● **TASK**: Could you copy every record exactly as it appears?

● **DATASET ENTRIES**:
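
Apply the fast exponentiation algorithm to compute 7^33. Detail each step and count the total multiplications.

Computing 7^33 by squaring (build up from 7^1; each line after the first costs one multiplication):

7^1 = 7
7^2 = (7^1)^2 = 7^2 = 49
7^4 = (7^2)^2 = 49^2 = 2401
7^8 = (7^4)^2 = 2401^2 = 5764801
7^16 = (7^8)^2 = 5764801^2 = 33232930569601
7^32 = (7^16)^2 = 33232930569601^2 = 1104427674243920646305299201
7^33 = 7 * 7^32 = 7 * 1104427674243920646305299201 = 7730993719707444524137094407

Result: 7730993719707444524137094407
Multiplications needed: 6 (6 lines after 7^1)

7^33 = 7730993719707444524137094407. Using exponentiation by squaring, this requires 6 multiplications. The key idea: if the exponent is even, square the half-power; if odd, multiply by the base once.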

● **PROBLEM SOLUTION**:
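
Apply the fast exponentiation algorithm to compute 7^33. Detail each step and count the total multiplications.

Computing 7^33 by squaring (build up from 7^1; each line after the first costs one multiplication):

7^1 = 7
7^2 = (7^1)^2 = 7^2 = 49
7^4 = (7^2)^2 = 49^2 = 2401
7^8 = (7^4)^2 = 2401^2 = 5764801
7^16 = (7^8)^2 = 5764801^2 = 33232930569601
7^32 = (7^16)^2 = 33232930569601^2 = 1104427674243920646305299201
7^33 = 7 * 7^32 = 7 * 1104427674243920646305299201 = 7730993719707444524137094407

Result: 7730993719707444524137094407
Multiplications needed: 6 (6 lines after 7^1)

7^33 = 7730993719707444524137094407. Using exponentiation by squaring, this requires 6 multiplications. The key idea: if the exponent is even, square the half-power; if odd, multiply by the base once.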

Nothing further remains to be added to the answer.